The first line of the data below and every line after it, through the one with "val[v] = init[v]", must be transcribed without change.

Source material:
-------------------------

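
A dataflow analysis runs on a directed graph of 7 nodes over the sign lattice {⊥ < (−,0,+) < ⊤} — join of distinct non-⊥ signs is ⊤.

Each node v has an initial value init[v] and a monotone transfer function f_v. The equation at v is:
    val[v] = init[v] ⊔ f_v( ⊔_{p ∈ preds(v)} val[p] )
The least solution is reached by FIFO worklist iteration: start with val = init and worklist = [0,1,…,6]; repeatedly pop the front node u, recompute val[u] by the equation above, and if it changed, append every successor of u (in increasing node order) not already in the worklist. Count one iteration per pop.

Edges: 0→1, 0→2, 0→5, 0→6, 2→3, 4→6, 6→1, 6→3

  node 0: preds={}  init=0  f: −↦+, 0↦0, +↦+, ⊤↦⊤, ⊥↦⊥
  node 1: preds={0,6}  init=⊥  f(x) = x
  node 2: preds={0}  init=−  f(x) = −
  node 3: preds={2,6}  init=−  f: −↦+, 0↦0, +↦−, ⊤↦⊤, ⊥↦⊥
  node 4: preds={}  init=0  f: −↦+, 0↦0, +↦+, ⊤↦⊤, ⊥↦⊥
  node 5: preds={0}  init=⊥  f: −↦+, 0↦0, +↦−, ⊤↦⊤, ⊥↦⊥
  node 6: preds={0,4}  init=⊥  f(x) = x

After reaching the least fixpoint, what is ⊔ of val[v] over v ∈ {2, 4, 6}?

Iteration log — 9 steps:
  step 1. node 0  ⊔preds=⊥  new=0  stable
  step 2. node 1  ⊔preds=0  new=0  old=⊥  +wl: 
  step 3. node 2  ⊔preds=0  new=−  stable
  step 4. node 3  ⊔preds=−  new=⊤  old=−  +wl: 
  step 5. node 4  ⊔preds=⊥  new=0  stable
  step 6. node 5  ⊔preds=0  new=0  old=⊥  +wl: 
  step 7. node 6  ⊔preds=0  new=0  old=⊥  +wl: 1,3
  step 8. node 1  ⊔preds=0  new=0  stable
  step 9. node 3  ⊔preds=⊤  new=⊤  stable

Least fixpoint reached:
  node 0: 0
  node 1: 0
  node 2: −
  node 3: ⊤
  node 4: 0
  node 5: 0
  node 6: 0

⊤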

-------------------------

Expected answer:
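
A dataflow analysis runs on a directed graph of 7 nodes over the sign lattice {⊥ < (−,0,+) < ⊤} — join of distinct non-⊥ signs is ⊤.

Each node v has an initial value init[v] and a monotone transfer function f_v. The equation at v is:
    val[v] = init[v] ⊔ f_v( ⊔_{p ∈ preds(v)} val[p] )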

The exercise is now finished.